(TASK GOAL):
Write out every record below exactly as it appears.

>>>

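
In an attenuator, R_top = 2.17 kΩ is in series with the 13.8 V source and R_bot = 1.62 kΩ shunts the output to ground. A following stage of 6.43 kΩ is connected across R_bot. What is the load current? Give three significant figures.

R_bot‖R_L = 1.294 kΩ; V_out = 13.8 × 1.294/3.464 = 5.155 V.
I_L = V_out / R_L = 5.155 / 6.43 kΩ = 0.802 mA.

I_L ≈ 0.802 mA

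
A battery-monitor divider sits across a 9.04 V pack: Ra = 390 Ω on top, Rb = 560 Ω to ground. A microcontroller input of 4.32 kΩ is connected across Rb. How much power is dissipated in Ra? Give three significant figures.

Total resistance from the source is Ra + (Rb‖R_L) = 885.7 Ω, so I = 9.04/885.7 Ω = 10.21 mA.
P = I²·Ra = (10.21 mA)² × 390 Ω = 40.6 mW.

P ≈ 40.6 mW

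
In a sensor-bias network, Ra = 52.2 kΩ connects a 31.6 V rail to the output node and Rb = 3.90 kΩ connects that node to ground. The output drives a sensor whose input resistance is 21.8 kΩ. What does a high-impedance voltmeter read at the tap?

The load sits in parallel with Rb: Rb‖R_L = (3.90 × 21.8) / (3.90 + 21.8) = 3.308 kΩ.
V_out = 31.6 × 3.308 / (52.2 + 3.308) = 31.6 × 3.308/55.51 = 1.88 V.

V_out ≈ 1.88 V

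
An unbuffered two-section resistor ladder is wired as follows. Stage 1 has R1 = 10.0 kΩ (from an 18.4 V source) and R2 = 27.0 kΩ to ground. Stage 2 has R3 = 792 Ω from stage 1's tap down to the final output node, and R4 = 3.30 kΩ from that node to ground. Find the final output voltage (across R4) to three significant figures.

Stage 2 presents R3+R4 = 4092 Ω as a load on stage 1's tap.
Stage 1's lower leg becomes R2‖(R3+R4) = 3553 Ω, so V_mid = 18.4 × 3553/13550 = 4.824 V.
Stage 2 is itself unloaded: V_out = V_mid × R4/(R3+R4) = 4.824 × 3300/4092 = 3.89 V.

V_out ≈ 3.89 V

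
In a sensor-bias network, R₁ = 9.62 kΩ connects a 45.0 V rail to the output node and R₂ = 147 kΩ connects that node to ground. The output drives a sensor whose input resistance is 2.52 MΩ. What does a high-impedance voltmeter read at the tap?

The load sits in parallel with R₂: R₂‖R_L = (147 × 2520) / (147 + 2520) = 138.9 kΩ.
V_out = 45.0 × 138.9 / (9.62 + 138.9) = 45.0 × 138.9/148.5 = 42.1 V.
(Unloaded it would have been 42.2 V.)

V_out ≈ 42.1 V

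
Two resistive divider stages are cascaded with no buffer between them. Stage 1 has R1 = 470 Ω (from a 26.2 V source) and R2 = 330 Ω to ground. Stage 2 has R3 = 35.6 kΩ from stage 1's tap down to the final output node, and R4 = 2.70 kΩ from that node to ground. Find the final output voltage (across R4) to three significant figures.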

<<<

(RESPONSE TO THE EXERCISE):
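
In an attenuator, R_top = 2.17 kΩ is in series with the 13.8 V source and R_bot = 1.62 kΩ shunts the output to ground. A following stage of 6.43 kΩ is connected across R_bot. What is the load current? Give three significant figures.

R_bot‖R_L = 1.294 kΩ; V_out = 13.8 × 1.294/3.464 = 5.155 V.
I_L = V_out / R_L = 5.155 / 6.43 kΩ = 0.802 mA.

I_L ≈ 0.802 mA

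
A battery-monitor divider sits across a 9.04 V pack: Ra = 390 Ω on top, Rb = 560 Ω to ground. A microcontroller input of 4.32 kΩ is connected across Rb. How much power is dissipated in Ra? Give three significant figures.

Total resistance from the source is Ra + (Rb‖R_L) = 885.7 Ω, so I = 9.04/885.7 Ω = 10.21 mA.
P = I²·Ra = (10.21 mA)² × 390 Ω = 40.6 mW.

P ≈ 40.6 mW

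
In a sensor-bias network, Ra = 52.2 kΩ connects a 31.6 V rail to the output node and Rb = 3.90 kΩ connects that node to ground. The output drives a sensor whose input resistance is 21.8 kΩ. What does a high-impedance voltmeter read at the tap?

The load sits in parallel with Rb: Rb‖R_L = (3.90 × 21.8) / (3.90 + 21.8) = 3.308 kΩ.
V_out = 31.6 × 3.308 / (52.2 + 3.308) = 31.6 × 3.308/55.51 = 1.88 V.

V_out ≈ 1.88 V

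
An unbuffered two-section resistor ladder is wired as follows. Stage 1 has R1 = 10.0 kΩ (from an 18.4 V source) and R2 = 27.0 kΩ to ground. Stage 2 has R3 = 792 Ω from stage 1's tap down to the final output node, and R4 = 3.30 kΩ from that node to ground. Find the final output voltage (across R4) to three significant figures.

Stage 2 presents R3+R4 = 4092 Ω as a load on stage 1's tap.
Stage 1's lower leg becomes R2‖(R3+R4) = 3553 Ω, so V_mid = 18.4 × 3553/13550 = 4.824 V.
Stage 2 is itself unloaded: V_out = V_mid × R4/(R3+R4) = 4.824 × 3300/4092 = 3.89 V.

V_out ≈ 3.89 V

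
In a sensor-bias network, R₁ = 9.62 kΩ connects a 45.0 V rail to the output node and R₂ = 147 kΩ connects that node to ground. The output drives a sensor whose input resistance is 2.52 MΩ. What does a high-impedance voltmeter read at the tap?

The load sits in parallel with R₂: R₂‖R_L = (147 × 2520) / (147 + 2520) = 138.9 kΩ.
V_out = 45.0 × 138.9 / (9.62 + 138.9) = 45.0 × 138.9/148.5 = 42.1 V.
(Unloaded it would have been 42.2 V.)

V_out ≈ 42.1 V

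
Two resistive divider stages are cascaded with no buffer between them. Stage 1 has R1 = 470 Ω (from a 26.2 V source) and R2 = 330 Ω to ground. Stage 2 has R3 = 35.6 kΩ from stage 1's tap down to the final output node, and R4 = 2.70 kΩ from that node to ground. Find the final output voltage (across R4) to three significant figures.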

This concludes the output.